■ **What you need to do**: Start at the line in the entries below that contains "s7: u→s7, c→s16, y→s15, 9→s19, 6→s26", stop at the line that contains "s26: c→s4, 9→s26, 6→s26, y→s15, u→s20", and output exactly the lines in that span, both ends included.

[[ The input open ]]

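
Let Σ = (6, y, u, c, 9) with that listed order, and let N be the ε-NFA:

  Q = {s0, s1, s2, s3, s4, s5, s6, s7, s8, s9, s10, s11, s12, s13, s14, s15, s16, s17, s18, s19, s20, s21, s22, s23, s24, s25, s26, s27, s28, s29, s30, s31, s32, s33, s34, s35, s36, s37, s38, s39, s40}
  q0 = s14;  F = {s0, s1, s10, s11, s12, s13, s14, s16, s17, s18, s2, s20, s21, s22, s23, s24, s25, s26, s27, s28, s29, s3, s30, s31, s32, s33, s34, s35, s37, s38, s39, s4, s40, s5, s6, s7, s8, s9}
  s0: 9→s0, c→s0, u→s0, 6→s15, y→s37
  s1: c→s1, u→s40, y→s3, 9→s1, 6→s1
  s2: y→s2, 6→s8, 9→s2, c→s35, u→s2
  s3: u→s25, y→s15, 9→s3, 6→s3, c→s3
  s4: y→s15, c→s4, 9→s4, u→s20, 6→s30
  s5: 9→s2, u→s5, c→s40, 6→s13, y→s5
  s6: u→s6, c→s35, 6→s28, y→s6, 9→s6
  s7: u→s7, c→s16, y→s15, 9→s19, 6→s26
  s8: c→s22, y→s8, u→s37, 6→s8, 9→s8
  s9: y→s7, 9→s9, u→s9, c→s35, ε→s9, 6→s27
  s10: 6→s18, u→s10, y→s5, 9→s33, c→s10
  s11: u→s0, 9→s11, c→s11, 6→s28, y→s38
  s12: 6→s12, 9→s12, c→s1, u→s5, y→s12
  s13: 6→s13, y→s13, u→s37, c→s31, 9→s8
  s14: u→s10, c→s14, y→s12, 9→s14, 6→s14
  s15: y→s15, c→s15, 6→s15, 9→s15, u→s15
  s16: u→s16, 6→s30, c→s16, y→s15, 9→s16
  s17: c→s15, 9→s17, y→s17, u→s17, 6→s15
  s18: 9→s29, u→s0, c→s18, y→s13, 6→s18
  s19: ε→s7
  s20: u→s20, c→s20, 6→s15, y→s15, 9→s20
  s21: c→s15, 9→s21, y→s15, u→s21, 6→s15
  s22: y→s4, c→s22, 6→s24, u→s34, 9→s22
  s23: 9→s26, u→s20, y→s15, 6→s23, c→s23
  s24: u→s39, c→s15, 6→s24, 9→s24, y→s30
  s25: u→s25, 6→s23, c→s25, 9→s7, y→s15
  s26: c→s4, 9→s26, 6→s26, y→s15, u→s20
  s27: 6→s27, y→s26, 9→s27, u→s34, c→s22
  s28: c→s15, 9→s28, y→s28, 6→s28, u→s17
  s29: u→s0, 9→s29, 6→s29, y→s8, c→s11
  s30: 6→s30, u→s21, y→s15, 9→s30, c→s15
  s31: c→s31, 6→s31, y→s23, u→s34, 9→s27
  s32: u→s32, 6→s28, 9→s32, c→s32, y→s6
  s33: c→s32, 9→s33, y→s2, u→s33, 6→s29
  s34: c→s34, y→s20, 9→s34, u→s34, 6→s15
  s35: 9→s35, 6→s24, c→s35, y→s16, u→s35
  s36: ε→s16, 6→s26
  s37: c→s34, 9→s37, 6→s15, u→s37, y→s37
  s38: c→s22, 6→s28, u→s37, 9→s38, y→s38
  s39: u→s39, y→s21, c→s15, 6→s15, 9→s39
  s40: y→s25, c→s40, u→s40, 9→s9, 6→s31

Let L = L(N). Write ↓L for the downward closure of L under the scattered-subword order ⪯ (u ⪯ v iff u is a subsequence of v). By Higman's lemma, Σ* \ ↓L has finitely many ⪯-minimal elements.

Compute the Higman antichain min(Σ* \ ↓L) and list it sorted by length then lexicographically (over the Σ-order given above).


|Q|=41, |F|=38, |δ|=199 (3 ε).
min D↑ (39 st, q0=0, F={20}): 0:6→0,y→1,u→2,c→0,9→0 1:6→1,y→1,u→3,c→4,9→1 2:6→5,y→3,u→2,c→2,9→6 3:6→7,y→3,u→3,c→8,9→9 4:6→4,y→10,u→8,c→4,9→4 5:6→5,y→7,u→11,c→5,9→12 6:6→12,y→9,u→6,c→13,9→6 7:6→7,y→7,u→14,c→15,9→16 8:6→15,y→17,u→8,c→8,9→18 9:6→16,y→9,u→9,c→19,9→9 10:6→10,y→20,u→17,c→10,9→10 11:6→20,y→14,u→11,c→11,9→11 12:6→12,y→16,u→11,c→21,9→12 13:6→22,y→23,u→13,c→13,9→13 14:6→20,y→14,u→14,c→24,9→14 15:6→15,y→25,u→24,c→15,9→26 16:6→16,y→16,u→14,c→27,9→16 17:6→25,y→20,u→17,c→17,9→28 18:6→26,y→28,u→18,c→19,9→18 19:6→29,y→30,u→19,c→19,9→19 20:6→20,y→20,u→20,c→20,9→20 21:6→22,y→31,u→11,c→21,9→21 22:6→22,y→22,u→32,c→20,9→22 23:6→22,y→23,u→23,c→19,9→23 24:6→20,y→33,u→24,c→24,9→24 25:6→25,y→20,u→33,c→25,9→34 26:6→26,y→34,u→24,c→27,9→26 27:6→29,y→35,u→24,c→27,9→27 28:6→34,y→20,u→28,c→30,9→28 29:6→29,y→36,u→37,c→20,9→29 30:6→36,y→20,u→30,c→30,9→30 31:6→22,y→31,u→14,c→27,9→31 32:6→20,y→32,u→32,c→20,9→32 33:6→20,y→20,u→33,c→33,9→33 34:6→34,y→20,u→33,c→35,9→34 35:6→36,y→20,u→33,c→35,9→35 36:6→36,y→20,u→38,c→20,9→36 37:6→20,y→38,u→37,c→20,9→37 38:6→20,y→20,u→38,c→20,9→38 (ε-aug+det+¬).
'ycyy': run [40, 32, 22, 12, 1] end={s15} — reject; 4/4 del acc.
'u6u6': run [40, 36, 23, 8, 1] end={s15} rej; 4/4 deletions ∈↓L.
'u9c6c': run [40, 36, 28, 19, 7, 1] end={s15} rej; 5/5 del acc.
3 minimals (antichain).

Antichain: [ycyy, u6u6, u9c6c].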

[[ The input closed ]]

■ **Written response**:
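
  s7: u→s7, c→s16, y→s15, 9→s19, 6→s26
  s8: c→s22, y→s8, u→s37, 6→s8, 9→s8
  s9: y→s7, 9→s9, u→s9, c→s35, ε→s9, 6→s27
  s10: 6→s18, u→s10, y→s5, 9→s33, c→s10
  s11: u→s0, 9→s11, c→s11, 6→s28, y→s38
  s12: 6→s12, 9→s12, c→s1, u→s5, y→s12
  s13: 6→s13, y→s13, u→s37, c→s31, 9→s8
  s14: u→s10, c→s14, y→s12, 9→s14, 6→s14
  s15: y→s15, c→s15, 6→s15, 9→s15, u→s15
  s16: u→s16, 6→s30, c→s16, y→s15, 9→s16
  s17: c→s15, 9→s17, y→s17, u→s17, 6→s15
  s18: 9→s29, u→s0, c→s18, y→s13, 6→s18
  s19: ε→s7
  s20: u→s20, c→s20, 6→s15, y→s15, 9→s20
  s21: c→s15, 9→s21, y→s15, u→s21, 6→s15
  s22: y→s4, c→s22, 6→s24, u→s34, 9→s22
  s23: 9→s26, u→s20, y→s15, 6→s23, c→s23
  s24: u→s39, c→s15, 6→s24, 9→s24, y→s30
  s25: u→s25, 6→s23, c→s25, 9→s7, y→s15
  s26: c→s4, 9→s26, 6→s26, y→s15, u→s20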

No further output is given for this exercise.